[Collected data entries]
----------

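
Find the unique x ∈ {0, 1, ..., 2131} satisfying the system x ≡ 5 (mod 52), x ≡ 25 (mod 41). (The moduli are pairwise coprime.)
x ≡ 681 (mod 2132); the representative in [0, 2132) is 681

The moduli 52, 41 are pairwise coprime, so by the CRT there is a unique solution mod 52·41 = 2132.
Solve by successive substitution. Start with x ≡ 5 (mod 52).
  Combine with x ≡ 25 (mod 41): write x = 5 + 52·t and require 5 + 52·t ≡ 25 (mod 41), i.e. 52·t ≡ 25 − 5 ≡ 20 (mod 41). Since 52^(−1) ≡ 15 (mod 41) (52 ≡ 11 (mod 41)), t ≡ 15·20 ≡ 13 (mod 41). So x ≡ 5 + 52·13 = 681 (mod 2132).
Unique solution in [0, 2132): x = 681.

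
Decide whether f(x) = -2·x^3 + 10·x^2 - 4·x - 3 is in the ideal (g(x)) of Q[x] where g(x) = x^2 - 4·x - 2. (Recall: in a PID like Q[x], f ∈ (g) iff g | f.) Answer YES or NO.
NO

In Q[x] the ideal (g) consists of all multiples of g, so f ∈ (g) iff g | f, i.e. iff the remainder of f on division by g is 0. Divide f by g (g is monic, so eliminate the leading term of the running remainder at each step):
  leading term -2·x^3: subtract (-2·x)·g(x) = -2·x^3 + 8·x^2 + 4·x, leaving 2·x^2 - 8·x - 3
  leading term 2·x^2: subtract (2)·g(x) = 2·x^2 - 8·x - 4, leaving 1
The remainder r(x) = 1 ≠ 0 (and deg r < deg g), so g ∤ f, i.e. f ∉ (g).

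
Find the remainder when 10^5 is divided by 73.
63

Use repeated squaring. Binary(5) = 101. Walk through the bits of the exponent 5 left-to-right: at each bit after the leading one, square the running value, then multiply by 10 if the bit is 1 (always reducing mod 73):
  bit 1 = 1 (leading): start with 10.
  bit 2 = 0: square 10^2 = 100 ≡ 27 (mod 73).
  bit 3 = 1: square 27^2 = 729 ≡ 72; bit is 1, so multiply 72·10 = 720 ≡ 63 (mod 73).
Final value: 10^5 ≡ 63 (mod 73).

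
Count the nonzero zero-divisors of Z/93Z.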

----------

## EXERCISE OBJECTIVE
Every entry must be given again exactly as it reads.

## RESULT OF THE TASK
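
Find the unique x ∈ {0, 1, ..., 2131} satisfying the system x ≡ 5 (mod 52), x ≡ 25 (mod 41). (The moduli are pairwise coprime.)
x ≡ 681 (mod 2132); the representative in [0, 2132) is 681

The moduli 52, 41 are pairwise coprime, so by the CRT there is a unique solution mod 52·41 = 2132.
Solve by successive substitution. Start with x ≡ 5 (mod 52).
  Combine with x ≡ 25 (mod 41): write x = 5 + 52·t and require 5 + 52·t ≡ 25 (mod 41), i.e. 52·t ≡ 25 − 5 ≡ 20 (mod 41). Since 52^(−1) ≡ 15 (mod 41) (52 ≡ 11 (mod 41)), t ≡ 15·20 ≡ 13 (mod 41). So x ≡ 5 + 52·13 = 681 (mod 2132).
Unique solution in [0, 2132): x = 681.

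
Decide whether f(x) = -2·x^3 + 10·x^2 - 4·x - 3 is in the ideal (g(x)) of Q[x] where g(x) = x^2 - 4·x - 2. (Recall: in a PID like Q[x], f ∈ (g) iff g | f.) Answer YES or NO.
NO

In Q[x] the ideal (g) consists of all multiples of g, so f ∈ (g) iff g | f, i.e. iff the remainder of f on division by g is 0. Divide f by g (g is monic, so eliminate the leading term of the running remainder at each step):
  leading term -2·x^3: subtract (-2·x)·g(x) = -2·x^3 + 8·x^2 + 4·x, leaving 2·x^2 - 8·x - 3
  leading term 2·x^2: subtract (2)·g(x) = 2·x^2 - 8·x - 4, leaving 1
The remainder r(x) = 1 ≠ 0 (and deg r < deg g), so g ∤ f, i.e. f ∉ (g).

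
Find the remainder when 10^5 is divided by 73.
63

Use repeated squaring. Binary(5) = 101. Walk through the bits of the exponent 5 left-to-right: at each bit after the leading one, square the running value, then multiply by 10 if the bit is 1 (always reducing mod 73):
  bit 1 = 1 (leading): start with 10.
  bit 2 = 0: square 10^2 = 100 ≡ 27 (mod 73).
  bit 3 = 1: square 27^2 = 729 ≡ 72; bit is 1, so multiply 72·10 = 720 ≡ 63 (mod 73).
Final value: 10^5 ≡ 63 (mod 73).

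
Count the nonzero zero-divisors of Z/93Z.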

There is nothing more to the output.